## Problem
The lines to be set down run from the line containing "253 g of water" through the final line of the data below; print them exactly and print nothing else.
*** Opening Provided entries ***
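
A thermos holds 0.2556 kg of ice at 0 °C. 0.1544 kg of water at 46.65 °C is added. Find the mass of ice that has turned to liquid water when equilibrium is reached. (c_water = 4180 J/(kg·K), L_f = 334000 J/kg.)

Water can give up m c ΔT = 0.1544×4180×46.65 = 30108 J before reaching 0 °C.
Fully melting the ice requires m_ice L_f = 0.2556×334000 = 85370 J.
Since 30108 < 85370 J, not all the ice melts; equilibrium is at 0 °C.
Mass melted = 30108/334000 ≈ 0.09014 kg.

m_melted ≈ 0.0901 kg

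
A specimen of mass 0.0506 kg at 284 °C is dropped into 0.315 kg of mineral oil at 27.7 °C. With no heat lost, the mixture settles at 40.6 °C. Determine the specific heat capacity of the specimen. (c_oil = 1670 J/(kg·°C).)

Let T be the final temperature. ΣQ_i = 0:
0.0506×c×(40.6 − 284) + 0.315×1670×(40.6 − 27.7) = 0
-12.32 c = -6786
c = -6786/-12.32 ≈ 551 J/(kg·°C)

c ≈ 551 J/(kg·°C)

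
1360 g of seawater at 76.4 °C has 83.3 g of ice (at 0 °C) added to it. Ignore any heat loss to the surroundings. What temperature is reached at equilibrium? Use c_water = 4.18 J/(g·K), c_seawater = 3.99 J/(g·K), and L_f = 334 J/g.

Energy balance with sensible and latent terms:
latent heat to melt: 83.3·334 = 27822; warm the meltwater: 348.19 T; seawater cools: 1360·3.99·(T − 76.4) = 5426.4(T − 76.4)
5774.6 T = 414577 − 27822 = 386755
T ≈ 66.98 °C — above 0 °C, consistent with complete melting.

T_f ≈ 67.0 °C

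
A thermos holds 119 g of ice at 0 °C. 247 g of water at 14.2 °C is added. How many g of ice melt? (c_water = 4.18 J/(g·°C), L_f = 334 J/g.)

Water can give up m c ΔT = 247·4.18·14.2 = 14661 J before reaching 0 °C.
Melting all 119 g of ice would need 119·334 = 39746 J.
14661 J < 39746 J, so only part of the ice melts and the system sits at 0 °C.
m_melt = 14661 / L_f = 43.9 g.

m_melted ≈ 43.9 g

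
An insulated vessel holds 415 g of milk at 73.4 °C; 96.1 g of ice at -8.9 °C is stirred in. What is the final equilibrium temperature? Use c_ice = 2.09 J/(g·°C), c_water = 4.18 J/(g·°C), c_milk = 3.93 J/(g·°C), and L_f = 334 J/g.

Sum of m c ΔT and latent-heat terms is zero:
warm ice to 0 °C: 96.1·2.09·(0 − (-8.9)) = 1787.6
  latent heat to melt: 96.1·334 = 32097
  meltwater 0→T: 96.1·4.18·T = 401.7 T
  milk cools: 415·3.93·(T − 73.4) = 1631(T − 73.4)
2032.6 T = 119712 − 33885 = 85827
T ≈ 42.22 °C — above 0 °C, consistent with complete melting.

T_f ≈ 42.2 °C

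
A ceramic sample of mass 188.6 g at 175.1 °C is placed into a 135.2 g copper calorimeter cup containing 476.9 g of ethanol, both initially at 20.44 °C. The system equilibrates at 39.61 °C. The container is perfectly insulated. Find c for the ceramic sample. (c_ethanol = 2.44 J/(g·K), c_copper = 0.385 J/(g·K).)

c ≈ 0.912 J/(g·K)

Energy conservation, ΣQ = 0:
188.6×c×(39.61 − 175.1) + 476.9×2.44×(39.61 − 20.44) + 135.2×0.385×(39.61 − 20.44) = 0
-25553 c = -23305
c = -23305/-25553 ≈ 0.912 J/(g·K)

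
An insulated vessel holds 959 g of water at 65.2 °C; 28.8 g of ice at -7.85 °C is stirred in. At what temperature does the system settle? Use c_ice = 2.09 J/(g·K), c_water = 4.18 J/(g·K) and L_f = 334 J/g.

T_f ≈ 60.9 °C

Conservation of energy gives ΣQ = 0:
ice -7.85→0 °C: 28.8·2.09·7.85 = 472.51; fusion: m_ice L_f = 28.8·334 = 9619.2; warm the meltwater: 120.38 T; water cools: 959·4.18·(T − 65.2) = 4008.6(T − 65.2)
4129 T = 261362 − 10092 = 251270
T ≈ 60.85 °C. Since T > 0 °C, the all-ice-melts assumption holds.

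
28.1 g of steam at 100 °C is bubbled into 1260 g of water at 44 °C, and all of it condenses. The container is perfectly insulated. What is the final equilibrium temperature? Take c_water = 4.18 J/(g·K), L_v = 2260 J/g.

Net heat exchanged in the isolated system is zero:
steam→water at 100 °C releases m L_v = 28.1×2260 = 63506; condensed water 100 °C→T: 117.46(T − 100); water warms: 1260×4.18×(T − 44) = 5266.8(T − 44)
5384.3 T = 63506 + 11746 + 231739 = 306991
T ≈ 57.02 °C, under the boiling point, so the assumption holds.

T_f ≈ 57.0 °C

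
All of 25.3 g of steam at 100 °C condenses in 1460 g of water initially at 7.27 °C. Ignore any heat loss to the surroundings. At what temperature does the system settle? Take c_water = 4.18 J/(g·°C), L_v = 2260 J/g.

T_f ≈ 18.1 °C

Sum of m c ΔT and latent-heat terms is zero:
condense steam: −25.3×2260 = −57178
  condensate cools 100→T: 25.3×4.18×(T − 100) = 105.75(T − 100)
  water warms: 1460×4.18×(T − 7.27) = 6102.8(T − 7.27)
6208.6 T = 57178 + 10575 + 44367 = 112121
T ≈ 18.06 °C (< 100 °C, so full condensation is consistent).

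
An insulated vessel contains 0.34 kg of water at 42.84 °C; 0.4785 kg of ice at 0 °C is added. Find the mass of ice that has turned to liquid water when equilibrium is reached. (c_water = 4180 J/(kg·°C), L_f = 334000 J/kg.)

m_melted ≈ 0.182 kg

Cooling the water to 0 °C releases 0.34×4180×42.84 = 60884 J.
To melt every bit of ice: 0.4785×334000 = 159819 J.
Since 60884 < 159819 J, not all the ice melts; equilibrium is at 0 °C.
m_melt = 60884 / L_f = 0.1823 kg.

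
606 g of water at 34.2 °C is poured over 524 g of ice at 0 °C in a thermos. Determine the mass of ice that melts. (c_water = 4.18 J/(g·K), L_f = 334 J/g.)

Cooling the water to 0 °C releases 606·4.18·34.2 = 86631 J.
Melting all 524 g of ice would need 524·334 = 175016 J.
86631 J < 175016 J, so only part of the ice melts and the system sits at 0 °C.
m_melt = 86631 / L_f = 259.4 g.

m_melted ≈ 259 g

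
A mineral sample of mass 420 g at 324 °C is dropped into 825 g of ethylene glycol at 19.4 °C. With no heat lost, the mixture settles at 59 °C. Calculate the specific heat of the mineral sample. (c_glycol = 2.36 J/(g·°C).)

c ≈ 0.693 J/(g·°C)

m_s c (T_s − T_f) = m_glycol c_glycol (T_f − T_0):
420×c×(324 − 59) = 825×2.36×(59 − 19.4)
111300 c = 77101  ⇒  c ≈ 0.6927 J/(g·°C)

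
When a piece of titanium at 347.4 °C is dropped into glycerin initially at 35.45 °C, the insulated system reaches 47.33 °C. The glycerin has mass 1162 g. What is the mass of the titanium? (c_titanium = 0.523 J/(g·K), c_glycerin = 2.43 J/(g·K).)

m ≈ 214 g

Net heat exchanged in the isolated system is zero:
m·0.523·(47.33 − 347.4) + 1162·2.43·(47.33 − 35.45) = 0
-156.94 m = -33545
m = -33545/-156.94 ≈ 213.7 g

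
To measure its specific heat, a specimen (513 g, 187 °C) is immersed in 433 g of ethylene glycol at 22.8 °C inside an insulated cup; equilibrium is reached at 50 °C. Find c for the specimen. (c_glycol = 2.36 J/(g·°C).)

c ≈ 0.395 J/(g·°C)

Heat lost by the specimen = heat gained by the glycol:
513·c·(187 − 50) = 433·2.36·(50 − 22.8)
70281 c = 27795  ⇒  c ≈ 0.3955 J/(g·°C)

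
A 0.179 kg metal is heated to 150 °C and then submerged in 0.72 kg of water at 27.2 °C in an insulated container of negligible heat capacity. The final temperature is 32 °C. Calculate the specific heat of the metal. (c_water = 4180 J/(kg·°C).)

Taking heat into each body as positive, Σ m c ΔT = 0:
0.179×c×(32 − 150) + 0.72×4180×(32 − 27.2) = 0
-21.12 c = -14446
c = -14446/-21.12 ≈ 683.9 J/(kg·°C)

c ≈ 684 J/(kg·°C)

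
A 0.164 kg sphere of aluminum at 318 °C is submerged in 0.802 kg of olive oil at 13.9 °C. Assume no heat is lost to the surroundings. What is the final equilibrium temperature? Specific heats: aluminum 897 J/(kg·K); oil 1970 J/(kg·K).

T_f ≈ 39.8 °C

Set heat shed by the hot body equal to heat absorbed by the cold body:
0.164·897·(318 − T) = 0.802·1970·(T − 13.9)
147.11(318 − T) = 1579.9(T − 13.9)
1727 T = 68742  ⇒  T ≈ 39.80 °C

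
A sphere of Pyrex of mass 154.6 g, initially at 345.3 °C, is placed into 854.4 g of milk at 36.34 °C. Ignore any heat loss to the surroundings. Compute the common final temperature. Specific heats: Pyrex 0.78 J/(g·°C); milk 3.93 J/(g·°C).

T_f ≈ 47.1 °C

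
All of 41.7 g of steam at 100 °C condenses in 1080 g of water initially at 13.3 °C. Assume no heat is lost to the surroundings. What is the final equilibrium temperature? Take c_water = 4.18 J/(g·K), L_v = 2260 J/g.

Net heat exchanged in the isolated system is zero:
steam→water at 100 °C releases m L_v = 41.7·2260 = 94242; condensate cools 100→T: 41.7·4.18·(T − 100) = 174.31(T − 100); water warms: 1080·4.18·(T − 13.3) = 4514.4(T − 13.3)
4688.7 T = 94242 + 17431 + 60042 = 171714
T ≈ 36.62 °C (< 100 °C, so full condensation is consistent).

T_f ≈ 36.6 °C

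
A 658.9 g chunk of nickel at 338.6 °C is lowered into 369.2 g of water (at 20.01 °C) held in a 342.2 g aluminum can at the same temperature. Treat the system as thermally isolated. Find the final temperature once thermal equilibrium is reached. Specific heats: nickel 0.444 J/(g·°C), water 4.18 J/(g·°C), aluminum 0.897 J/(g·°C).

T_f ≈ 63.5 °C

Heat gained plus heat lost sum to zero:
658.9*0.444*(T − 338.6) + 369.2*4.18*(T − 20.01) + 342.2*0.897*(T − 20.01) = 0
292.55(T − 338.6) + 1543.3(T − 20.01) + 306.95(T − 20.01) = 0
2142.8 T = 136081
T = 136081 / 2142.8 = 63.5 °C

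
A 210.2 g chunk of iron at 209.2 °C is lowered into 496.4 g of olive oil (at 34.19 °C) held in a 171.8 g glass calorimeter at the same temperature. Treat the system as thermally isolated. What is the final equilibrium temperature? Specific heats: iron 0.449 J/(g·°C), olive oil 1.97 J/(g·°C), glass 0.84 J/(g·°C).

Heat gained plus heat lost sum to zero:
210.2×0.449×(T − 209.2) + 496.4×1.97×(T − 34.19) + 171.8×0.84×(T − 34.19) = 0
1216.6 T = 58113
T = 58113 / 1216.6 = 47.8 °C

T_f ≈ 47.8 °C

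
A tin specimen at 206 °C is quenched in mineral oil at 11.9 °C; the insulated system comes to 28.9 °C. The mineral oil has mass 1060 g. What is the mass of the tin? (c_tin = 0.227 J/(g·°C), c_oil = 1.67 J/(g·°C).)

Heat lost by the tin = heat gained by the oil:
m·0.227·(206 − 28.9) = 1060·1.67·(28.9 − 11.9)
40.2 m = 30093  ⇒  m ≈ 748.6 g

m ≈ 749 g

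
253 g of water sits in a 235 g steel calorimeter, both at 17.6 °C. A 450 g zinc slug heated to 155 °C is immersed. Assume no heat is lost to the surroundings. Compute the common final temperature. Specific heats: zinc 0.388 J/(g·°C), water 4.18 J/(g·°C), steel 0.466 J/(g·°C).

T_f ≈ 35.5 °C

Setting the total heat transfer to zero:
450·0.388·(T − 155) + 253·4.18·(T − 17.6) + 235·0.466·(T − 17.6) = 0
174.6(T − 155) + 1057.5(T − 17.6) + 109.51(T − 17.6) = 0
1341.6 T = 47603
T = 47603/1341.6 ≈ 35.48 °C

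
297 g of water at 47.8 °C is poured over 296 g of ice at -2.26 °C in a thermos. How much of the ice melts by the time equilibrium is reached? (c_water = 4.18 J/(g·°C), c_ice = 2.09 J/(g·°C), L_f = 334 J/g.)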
*** Closing Provided entries ***
## Response to the exercise
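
253 g of water sits in a 235 g steel calorimeter, both at 17.6 °C. A 450 g zinc slug heated to 155 °C is immersed. Assume no heat is lost to the surroundings. Compute the common final temperature. Specific heats: zinc 0.388 J/(g·°C), water 4.18 J/(g·°C), steel 0.466 J/(g·°C).

T_f ≈ 35.5 °C

Setting the total heat transfer to zero:
450·0.388·(T − 155) + 253·4.18·(T − 17.6) + 235·0.466·(T − 17.6) = 0
174.6(T − 155) + 1057.5(T − 17.6) + 109.51(T − 17.6) = 0
1341.6 T = 47603
T = 47603/1341.6 ≈ 35.48 °C

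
297 g of water at 47.8 °C is poured over 296 g of ice at -2.26 °C in a thermos. How much of the ice melts by the time equilibrium is reached? (c_water = 4.18 J/(g·°C), c_ice = 2.09 J/(g·°C), L_f = 334 J/g.)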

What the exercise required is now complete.